* **About this task**:
Filter the data for lines with the word "sees", then copy every line so identified.
___ Listed records
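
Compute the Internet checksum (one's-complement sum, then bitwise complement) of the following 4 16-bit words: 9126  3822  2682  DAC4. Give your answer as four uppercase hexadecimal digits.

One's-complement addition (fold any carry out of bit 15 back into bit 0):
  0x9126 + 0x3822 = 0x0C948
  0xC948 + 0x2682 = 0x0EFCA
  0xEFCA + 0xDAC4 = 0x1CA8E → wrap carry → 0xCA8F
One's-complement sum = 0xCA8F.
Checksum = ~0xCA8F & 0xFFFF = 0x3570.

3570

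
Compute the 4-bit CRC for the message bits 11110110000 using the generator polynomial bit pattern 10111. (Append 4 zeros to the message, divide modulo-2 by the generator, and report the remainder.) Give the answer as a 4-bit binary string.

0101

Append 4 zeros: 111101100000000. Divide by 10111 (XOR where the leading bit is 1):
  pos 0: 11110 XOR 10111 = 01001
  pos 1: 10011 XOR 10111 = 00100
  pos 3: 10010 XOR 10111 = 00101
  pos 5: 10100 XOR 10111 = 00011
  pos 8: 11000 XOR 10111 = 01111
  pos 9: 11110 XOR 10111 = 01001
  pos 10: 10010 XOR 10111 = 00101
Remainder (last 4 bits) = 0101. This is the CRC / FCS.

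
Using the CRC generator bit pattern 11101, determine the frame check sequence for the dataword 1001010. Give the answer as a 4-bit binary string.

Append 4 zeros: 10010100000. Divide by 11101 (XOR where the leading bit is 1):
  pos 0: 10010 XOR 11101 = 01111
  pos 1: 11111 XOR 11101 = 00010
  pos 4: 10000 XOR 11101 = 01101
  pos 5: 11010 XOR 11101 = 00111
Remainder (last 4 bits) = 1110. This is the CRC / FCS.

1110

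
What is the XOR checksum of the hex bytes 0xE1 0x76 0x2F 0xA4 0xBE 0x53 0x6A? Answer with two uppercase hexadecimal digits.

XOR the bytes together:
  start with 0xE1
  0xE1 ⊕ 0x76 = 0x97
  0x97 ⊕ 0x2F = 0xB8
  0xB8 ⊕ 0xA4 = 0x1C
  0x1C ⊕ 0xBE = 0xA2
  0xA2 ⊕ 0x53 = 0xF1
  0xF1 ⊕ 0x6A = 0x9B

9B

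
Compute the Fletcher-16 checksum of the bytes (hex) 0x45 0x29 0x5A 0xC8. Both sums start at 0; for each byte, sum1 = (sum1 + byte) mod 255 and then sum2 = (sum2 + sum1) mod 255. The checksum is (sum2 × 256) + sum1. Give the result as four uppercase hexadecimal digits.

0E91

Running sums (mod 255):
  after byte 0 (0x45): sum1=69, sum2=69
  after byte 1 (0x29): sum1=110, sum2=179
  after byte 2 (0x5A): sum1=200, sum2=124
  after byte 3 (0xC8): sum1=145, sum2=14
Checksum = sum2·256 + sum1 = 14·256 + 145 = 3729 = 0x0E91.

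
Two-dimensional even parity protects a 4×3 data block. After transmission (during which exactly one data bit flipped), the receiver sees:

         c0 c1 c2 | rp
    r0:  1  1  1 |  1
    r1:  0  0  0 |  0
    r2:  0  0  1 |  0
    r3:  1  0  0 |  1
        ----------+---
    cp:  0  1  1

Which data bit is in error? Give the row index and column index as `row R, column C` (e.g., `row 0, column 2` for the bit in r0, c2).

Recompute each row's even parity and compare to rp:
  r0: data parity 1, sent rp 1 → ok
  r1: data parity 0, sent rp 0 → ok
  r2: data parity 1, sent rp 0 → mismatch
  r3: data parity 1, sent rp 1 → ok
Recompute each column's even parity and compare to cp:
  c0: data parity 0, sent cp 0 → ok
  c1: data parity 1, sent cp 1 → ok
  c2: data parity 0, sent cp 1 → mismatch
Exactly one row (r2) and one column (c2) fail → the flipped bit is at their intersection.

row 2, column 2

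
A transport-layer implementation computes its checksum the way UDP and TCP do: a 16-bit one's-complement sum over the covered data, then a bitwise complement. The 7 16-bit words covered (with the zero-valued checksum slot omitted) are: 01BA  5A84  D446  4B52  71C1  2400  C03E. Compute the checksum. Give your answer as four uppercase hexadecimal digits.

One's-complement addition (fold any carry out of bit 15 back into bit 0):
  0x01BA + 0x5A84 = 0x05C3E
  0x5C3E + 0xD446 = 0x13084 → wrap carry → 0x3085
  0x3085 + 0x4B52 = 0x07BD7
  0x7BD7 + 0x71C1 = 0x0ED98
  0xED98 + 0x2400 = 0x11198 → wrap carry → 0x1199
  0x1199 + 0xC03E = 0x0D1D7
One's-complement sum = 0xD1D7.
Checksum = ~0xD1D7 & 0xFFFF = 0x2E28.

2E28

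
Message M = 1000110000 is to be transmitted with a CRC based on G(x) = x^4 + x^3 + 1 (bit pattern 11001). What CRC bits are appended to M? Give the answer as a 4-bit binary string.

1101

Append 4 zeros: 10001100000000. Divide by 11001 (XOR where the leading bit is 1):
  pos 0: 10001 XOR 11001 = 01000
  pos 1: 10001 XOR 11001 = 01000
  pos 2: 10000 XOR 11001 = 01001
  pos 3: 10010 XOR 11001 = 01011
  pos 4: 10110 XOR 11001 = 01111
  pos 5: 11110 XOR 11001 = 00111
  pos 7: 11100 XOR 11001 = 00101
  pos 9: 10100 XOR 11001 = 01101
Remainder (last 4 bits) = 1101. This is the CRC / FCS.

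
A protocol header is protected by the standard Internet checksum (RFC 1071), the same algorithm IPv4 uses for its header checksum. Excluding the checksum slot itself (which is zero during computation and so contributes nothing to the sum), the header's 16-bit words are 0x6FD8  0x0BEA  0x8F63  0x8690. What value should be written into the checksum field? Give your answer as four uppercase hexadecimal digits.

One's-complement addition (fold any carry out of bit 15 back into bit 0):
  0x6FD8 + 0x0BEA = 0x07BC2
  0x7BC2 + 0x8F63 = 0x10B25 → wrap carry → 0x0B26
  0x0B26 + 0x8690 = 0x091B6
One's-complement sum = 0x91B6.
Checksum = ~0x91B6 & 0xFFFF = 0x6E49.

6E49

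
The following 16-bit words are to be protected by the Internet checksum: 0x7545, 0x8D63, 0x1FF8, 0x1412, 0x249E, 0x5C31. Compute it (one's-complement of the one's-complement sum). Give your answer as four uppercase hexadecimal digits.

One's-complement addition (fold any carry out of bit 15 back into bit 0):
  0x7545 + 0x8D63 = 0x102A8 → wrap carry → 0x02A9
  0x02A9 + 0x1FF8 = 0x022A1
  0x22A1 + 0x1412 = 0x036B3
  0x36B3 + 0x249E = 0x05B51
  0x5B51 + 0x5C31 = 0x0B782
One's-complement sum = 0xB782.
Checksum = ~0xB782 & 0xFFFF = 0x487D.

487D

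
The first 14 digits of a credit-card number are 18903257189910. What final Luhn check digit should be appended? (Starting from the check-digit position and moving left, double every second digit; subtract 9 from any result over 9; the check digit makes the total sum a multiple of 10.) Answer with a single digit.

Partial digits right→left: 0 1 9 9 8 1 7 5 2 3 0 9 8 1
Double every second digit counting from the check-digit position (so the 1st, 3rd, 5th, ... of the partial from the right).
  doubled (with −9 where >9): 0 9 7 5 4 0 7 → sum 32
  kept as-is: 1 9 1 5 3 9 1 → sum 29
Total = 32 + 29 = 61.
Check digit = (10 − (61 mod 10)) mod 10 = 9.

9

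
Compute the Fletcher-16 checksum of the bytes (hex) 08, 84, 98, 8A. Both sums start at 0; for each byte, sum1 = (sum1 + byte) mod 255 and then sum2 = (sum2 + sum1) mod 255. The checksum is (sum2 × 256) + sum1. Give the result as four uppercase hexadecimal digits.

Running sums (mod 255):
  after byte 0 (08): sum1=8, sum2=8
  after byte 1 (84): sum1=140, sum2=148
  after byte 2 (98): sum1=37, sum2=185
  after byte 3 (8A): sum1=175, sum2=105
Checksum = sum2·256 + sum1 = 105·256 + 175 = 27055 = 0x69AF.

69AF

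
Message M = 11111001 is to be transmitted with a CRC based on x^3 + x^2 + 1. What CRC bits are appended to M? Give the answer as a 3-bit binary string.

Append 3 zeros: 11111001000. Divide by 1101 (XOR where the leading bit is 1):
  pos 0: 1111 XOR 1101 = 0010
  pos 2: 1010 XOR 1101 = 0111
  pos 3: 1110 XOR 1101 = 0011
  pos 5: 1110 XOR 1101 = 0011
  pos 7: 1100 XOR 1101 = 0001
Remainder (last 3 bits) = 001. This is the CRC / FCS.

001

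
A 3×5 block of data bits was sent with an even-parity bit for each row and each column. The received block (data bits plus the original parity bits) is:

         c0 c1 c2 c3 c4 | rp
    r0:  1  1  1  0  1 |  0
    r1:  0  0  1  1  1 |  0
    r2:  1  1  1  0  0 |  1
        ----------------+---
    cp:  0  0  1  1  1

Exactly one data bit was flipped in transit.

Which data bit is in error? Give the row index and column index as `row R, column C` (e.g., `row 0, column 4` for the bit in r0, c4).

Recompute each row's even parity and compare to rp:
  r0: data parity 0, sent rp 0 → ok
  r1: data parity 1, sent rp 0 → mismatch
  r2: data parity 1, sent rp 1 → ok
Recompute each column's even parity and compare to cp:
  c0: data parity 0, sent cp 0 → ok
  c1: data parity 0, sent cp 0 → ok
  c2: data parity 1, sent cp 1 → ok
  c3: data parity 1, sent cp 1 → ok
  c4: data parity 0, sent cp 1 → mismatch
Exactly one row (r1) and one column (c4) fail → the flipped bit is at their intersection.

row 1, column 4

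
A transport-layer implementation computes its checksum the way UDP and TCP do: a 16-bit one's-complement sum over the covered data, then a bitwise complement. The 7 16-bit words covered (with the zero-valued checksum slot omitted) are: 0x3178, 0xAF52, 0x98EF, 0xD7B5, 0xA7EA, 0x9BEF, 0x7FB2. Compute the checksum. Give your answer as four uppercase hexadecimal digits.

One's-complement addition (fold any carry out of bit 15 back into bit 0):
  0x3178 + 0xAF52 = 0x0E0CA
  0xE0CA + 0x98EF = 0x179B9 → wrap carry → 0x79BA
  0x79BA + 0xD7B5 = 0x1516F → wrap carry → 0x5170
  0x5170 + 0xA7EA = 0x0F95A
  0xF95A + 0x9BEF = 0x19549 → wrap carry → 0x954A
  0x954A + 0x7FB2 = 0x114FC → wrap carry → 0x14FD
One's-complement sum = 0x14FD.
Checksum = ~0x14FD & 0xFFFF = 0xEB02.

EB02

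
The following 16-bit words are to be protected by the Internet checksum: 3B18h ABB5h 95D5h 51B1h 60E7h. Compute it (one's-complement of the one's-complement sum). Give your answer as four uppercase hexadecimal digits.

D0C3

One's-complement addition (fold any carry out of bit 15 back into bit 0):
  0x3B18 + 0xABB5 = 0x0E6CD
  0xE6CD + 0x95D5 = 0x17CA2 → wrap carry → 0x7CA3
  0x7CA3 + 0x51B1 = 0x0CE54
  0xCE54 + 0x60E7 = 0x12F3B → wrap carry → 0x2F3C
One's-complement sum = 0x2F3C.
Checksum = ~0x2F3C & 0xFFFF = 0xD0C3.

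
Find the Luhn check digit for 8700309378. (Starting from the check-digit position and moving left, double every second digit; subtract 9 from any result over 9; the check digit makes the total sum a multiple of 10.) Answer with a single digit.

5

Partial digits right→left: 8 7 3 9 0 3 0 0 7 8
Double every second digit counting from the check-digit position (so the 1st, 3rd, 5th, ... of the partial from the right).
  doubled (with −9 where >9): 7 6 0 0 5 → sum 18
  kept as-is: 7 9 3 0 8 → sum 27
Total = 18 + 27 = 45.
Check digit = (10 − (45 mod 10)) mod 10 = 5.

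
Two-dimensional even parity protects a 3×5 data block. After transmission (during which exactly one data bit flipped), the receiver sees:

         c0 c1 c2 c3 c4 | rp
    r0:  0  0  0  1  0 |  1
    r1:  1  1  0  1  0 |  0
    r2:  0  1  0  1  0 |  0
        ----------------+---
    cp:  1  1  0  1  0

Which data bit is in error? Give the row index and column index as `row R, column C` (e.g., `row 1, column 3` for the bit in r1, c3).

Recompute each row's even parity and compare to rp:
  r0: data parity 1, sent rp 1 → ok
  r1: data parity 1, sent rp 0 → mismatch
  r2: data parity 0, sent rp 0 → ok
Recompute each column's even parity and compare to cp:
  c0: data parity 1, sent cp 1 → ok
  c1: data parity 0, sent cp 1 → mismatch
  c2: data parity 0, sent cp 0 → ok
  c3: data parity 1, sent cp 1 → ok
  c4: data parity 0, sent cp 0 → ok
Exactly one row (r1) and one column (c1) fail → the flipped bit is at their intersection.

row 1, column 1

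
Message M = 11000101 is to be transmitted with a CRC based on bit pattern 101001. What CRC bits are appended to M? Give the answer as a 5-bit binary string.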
______
* **Answer to the problem**:
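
Two-dimensional even parity protects a 4×3 data block. After transmission (during which exactly one data bit flipped), the receiver sees:
Two-dimensional even parity protects a 3×5 data block. After transmission (during which exactly one data bit flipped), the receiver sees: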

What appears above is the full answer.